■ Task to carry out
Write each entry down again precisely, skipping nothing.

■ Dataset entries
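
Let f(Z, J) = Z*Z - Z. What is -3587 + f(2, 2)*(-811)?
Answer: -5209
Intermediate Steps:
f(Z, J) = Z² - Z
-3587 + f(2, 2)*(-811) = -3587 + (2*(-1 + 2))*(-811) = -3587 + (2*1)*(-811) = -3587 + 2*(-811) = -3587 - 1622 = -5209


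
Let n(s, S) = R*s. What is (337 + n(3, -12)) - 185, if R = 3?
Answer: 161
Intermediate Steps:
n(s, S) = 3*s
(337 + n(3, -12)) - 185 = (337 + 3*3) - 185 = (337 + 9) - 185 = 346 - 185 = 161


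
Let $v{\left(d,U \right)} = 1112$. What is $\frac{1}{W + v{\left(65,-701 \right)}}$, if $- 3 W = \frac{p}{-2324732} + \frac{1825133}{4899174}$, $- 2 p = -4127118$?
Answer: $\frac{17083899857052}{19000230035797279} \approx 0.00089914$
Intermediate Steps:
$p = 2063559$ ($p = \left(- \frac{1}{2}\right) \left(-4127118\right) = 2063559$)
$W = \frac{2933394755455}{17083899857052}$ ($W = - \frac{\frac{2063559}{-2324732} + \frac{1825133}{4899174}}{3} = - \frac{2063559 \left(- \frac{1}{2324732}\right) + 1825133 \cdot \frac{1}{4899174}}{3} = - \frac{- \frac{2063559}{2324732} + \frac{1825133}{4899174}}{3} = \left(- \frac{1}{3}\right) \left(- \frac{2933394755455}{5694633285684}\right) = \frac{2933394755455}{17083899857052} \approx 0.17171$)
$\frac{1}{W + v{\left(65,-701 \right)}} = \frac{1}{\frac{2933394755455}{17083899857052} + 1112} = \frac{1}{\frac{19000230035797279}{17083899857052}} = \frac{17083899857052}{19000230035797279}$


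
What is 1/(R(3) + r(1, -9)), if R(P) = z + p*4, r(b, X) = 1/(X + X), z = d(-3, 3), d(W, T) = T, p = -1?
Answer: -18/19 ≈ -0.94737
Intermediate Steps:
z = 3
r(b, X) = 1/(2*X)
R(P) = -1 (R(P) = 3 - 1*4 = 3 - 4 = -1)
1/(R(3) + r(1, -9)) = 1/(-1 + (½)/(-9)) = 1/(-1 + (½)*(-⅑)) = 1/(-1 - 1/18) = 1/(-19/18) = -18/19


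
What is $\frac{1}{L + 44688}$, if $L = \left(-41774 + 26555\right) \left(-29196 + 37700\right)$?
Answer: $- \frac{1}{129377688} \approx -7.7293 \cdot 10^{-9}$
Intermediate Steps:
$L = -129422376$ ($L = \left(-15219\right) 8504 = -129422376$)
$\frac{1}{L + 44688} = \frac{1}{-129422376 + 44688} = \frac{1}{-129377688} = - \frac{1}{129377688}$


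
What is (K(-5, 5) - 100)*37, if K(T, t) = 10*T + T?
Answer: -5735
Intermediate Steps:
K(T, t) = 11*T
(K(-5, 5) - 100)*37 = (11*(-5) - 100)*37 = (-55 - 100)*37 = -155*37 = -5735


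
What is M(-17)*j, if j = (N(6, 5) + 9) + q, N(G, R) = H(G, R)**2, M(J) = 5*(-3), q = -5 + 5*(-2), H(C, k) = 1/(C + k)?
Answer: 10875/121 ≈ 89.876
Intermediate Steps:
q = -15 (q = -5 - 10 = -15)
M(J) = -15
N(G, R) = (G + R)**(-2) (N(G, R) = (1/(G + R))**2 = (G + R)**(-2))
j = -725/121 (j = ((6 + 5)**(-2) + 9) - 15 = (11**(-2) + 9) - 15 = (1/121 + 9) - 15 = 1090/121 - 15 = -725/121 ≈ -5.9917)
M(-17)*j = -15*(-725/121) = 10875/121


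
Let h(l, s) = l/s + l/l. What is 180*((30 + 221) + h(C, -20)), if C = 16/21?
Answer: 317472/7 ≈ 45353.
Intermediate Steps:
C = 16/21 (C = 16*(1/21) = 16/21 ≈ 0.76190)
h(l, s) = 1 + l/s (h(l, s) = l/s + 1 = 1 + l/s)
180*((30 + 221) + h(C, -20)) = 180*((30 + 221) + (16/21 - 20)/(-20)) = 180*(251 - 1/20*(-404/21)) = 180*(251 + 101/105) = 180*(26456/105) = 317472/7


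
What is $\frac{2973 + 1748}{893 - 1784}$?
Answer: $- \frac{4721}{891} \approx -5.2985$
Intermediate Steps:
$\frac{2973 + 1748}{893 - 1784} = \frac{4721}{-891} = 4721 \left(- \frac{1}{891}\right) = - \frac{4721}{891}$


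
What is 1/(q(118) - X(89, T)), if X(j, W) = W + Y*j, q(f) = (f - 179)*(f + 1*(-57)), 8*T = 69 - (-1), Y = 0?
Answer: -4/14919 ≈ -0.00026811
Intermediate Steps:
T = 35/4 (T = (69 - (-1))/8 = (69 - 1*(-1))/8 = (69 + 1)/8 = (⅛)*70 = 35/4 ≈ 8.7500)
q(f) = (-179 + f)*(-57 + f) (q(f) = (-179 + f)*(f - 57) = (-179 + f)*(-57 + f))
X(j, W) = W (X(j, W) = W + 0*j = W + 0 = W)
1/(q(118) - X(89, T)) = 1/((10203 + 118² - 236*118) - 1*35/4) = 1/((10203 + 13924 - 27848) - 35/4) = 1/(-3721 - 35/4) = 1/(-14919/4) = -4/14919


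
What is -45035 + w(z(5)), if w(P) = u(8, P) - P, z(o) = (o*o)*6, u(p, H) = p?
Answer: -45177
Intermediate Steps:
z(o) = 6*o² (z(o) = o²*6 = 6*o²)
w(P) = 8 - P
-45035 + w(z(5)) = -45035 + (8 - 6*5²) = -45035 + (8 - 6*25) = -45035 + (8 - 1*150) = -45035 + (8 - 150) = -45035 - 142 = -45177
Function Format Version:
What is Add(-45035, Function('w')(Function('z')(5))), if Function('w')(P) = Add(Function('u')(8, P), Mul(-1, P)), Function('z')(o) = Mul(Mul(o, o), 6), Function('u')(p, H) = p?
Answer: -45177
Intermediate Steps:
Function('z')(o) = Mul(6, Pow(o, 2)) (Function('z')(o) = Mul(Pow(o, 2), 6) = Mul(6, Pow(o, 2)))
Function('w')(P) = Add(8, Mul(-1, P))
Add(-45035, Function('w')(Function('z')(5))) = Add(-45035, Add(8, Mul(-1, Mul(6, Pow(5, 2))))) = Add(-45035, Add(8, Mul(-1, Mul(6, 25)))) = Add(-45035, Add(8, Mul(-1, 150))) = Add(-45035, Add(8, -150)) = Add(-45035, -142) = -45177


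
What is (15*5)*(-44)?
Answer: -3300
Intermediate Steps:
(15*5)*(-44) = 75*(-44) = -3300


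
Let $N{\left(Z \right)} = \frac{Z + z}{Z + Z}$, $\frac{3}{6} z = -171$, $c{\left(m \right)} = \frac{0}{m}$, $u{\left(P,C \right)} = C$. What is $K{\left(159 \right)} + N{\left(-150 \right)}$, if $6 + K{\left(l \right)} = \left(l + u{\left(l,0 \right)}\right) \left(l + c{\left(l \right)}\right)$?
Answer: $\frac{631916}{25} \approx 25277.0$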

■ Answer below
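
Let f(Z, J) = Z*Z - Z. What is -3587 + f(2, 2)*(-811)?
Answer: -5209
Intermediate Steps:
f(Z, J) = Z² - Z
-3587 + f(2, 2)*(-811) = -3587 + (2*(-1 + 2))*(-811) = -3587 + (2*1)*(-811) = -3587 + 2*(-811) = -3587 - 1622 = -5209


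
Let n(s, S) = R*s. What is (337 + n(3, -12)) - 185, if R = 3?
Answer: 161
Intermediate Steps:
n(s, S) = 3*s
(337 + n(3, -12)) - 185 = (337 + 3*3) - 185 = (337 + 9) - 185 = 346 - 185 = 161


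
Let $v{\left(d,U \right)} = 1112$. What is $\frac{1}{W + v{\left(65,-701 \right)}}$, if $- 3 W = \frac{p}{-2324732} + \frac{1825133}{4899174}$, $- 2 p = -4127118$?
Answer: $\frac{17083899857052}{19000230035797279} \approx 0.00089914$
Intermediate Steps:
$p = 2063559$ ($p = \left(- \frac{1}{2}\right) \left(-4127118\right) = 2063559$)
$W = \frac{2933394755455}{17083899857052}$ ($W = - \frac{\frac{2063559}{-2324732} + \frac{1825133}{4899174}}{3} = - \frac{2063559 \left(- \frac{1}{2324732}\right) + 1825133 \cdot \frac{1}{4899174}}{3} = - \frac{- \frac{2063559}{2324732} + \frac{1825133}{4899174}}{3} = \left(- \frac{1}{3}\right) \left(- \frac{2933394755455}{5694633285684}\right) = \frac{2933394755455}{17083899857052} \approx 0.17171$)
$\frac{1}{W + v{\left(65,-701 \right)}} = \frac{1}{\frac{2933394755455}{17083899857052} + 1112} = \frac{1}{\frac{19000230035797279}{17083899857052}} = \frac{17083899857052}{19000230035797279}$


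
What is 1/(R(3) + r(1, -9)), if R(P) = z + p*4, r(b, X) = 1/(X + X), z = d(-3, 3), d(W, T) = T, p = -1?
Answer: -18/19 ≈ -0.94737
Intermediate Steps:
z = 3
r(b, X) = 1/(2*X)
R(P) = -1 (R(P) = 3 - 1*4 = 3 - 4 = -1)
1/(R(3) + r(1, -9)) = 1/(-1 + (½)/(-9)) = 1/(-1 + (½)*(-⅑)) = 1/(-1 - 1/18) = 1/(-19/18) = -18/19


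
What is $\frac{1}{L + 44688}$, if $L = \left(-41774 + 26555\right) \left(-29196 + 37700\right)$?
Answer: $- \frac{1}{129377688} \approx -7.7293 \cdot 10^{-9}$
Intermediate Steps:
$L = -129422376$ ($L = \left(-15219\right) 8504 = -129422376$)
$\frac{1}{L + 44688} = \frac{1}{-129422376 + 44688} = \frac{1}{-129377688} = - \frac{1}{129377688}$


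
What is (K(-5, 5) - 100)*37, if K(T, t) = 10*T + T?
Answer: -5735
Intermediate Steps:
K(T, t) = 11*T
(K(-5, 5) - 100)*37 = (11*(-5) - 100)*37 = (-55 - 100)*37 = -155*37 = -5735


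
What is M(-17)*j, if j = (N(6, 5) + 9) + q, N(G, R) = H(G, R)**2, M(J) = 5*(-3), q = -5 + 5*(-2), H(C, k) = 1/(C + k)?
Answer: 10875/121 ≈ 89.876
Intermediate Steps:
q = -15 (q = -5 - 10 = -15)
M(J) = -15
N(G, R) = (G + R)**(-2) (N(G, R) = (1/(G + R))**2 = (G + R)**(-2))
j = -725/121 (j = ((6 + 5)**(-2) + 9) - 15 = (11**(-2) + 9) - 15 = (1/121 + 9) - 15 = 1090/121 - 15 = -725/121 ≈ -5.9917)
M(-17)*j = -15*(-725/121) = 10875/121


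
Let h(l, s) = l/s + l/l. What is 180*((30 + 221) + h(C, -20)), if C = 16/21?
Answer: 317472/7 ≈ 45353.
Intermediate Steps:
C = 16/21 (C = 16*(1/21) = 16/21 ≈ 0.76190)
h(l, s) = 1 + l/s (h(l, s) = l/s + 1 = 1 + l/s)
180*((30 + 221) + h(C, -20)) = 180*((30 + 221) + (16/21 - 20)/(-20)) = 180*(251 - 1/20*(-404/21)) = 180*(251 + 101/105) = 180*(26456/105) = 317472/7


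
What is $\frac{2973 + 1748}{893 - 1784}$?
Answer: $- \frac{4721}{891} \approx -5.2985$
Intermediate Steps:
$\frac{2973 + 1748}{893 - 1784} = \frac{4721}{-891} = 4721 \left(- \frac{1}{891}\right) = - \frac{4721}{891}$


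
What is 1/(q(118) - X(89, T)), if X(j, W) = W + Y*j, q(f) = (f - 179)*(f + 1*(-57)), 8*T = 69 - (-1), Y = 0?
Answer: -4/14919 ≈ -0.00026811
Intermediate Steps:
T = 35/4 (T = (69 - (-1))/8 = (69 - 1*(-1))/8 = (69 + 1)/8 = (⅛)*70 = 35/4 ≈ 8.7500)
q(f) = (-179 + f)*(-57 + f) (q(f) = (-179 + f)*(f - 57) = (-179 + f)*(-57 + f))
X(j, W) = W (X(j, W) = W + 0*j = W + 0 = W)
1/(q(118) - X(89, T)) = 1/((10203 + 118² - 236*118) - 1*35/4) = 1/((10203 + 13924 - 27848) - 35/4) = 1/(-3721 - 35/4) = 1/(-14919/4) = -4/14919


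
What is -45035 + w(z(5)), if w(P) = u(8, P) - P, z(o) = (o*o)*6, u(p, H) = p?
Answer: -45177
Intermediate Steps:
z(o) = 6*o² (z(o) = o²*6 = 6*o²)
w(P) = 8 - P
-45035 + w(z(5)) = -45035 + (8 - 6*5²) = -45035 + (8 - 6*25) = -45035 + (8 - 1*150) = -45035 + (8 - 150) = -45035 - 142 = -45177
Function Format Version:
What is Add(-45035, Function('w')(Function('z')(5))), if Function('w')(P) = Add(Function('u')(8, P), Mul(-1, P)), Function('z')(o) = Mul(Mul(o, o), 6), Function('u')(p, H) = p?
Answer: -45177
Intermediate Steps:
Function('z')(o) = Mul(6, Pow(o, 2)) (Function('z')(o) = Mul(Pow(o, 2), 6) = Mul(6, Pow(o, 2)))
Function('w')(P) = Add(8, Mul(-1, P))
Add(-45035, Function('w')(Function('z')(5))) = Add(-45035, Add(8, Mul(-1, Mul(6, Pow(5, 2))))) = Add(-45035, Add(8, Mul(-1, Mul(6, 25)))) = Add(-45035, Add(8, Mul(-1, 150))) = Add(-45035, Add(8, -150)) = Add(-45035, -142) = -45177


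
What is (15*5)*(-44)?
Answer: -3300
Intermediate Steps:
(15*5)*(-44) = 75*(-44) = -3300


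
Let $N{\left(Z \right)} = \frac{Z + z}{Z + Z}$, $\frac{3}{6} z = -171$, $c{\left(m \right)} = \frac{0}{m}$, $u{\left(P,C \right)} = C$. What is $K{\left(159 \right)} + N{\left(-150 \right)}$, if $6 + K{\left(l \right)} = \left(l + u{\left(l,0 \right)}\right) \left(l + c{\left(l \right)}\right)$?
Answer: $\frac{631916}{25} \approx 25277.0$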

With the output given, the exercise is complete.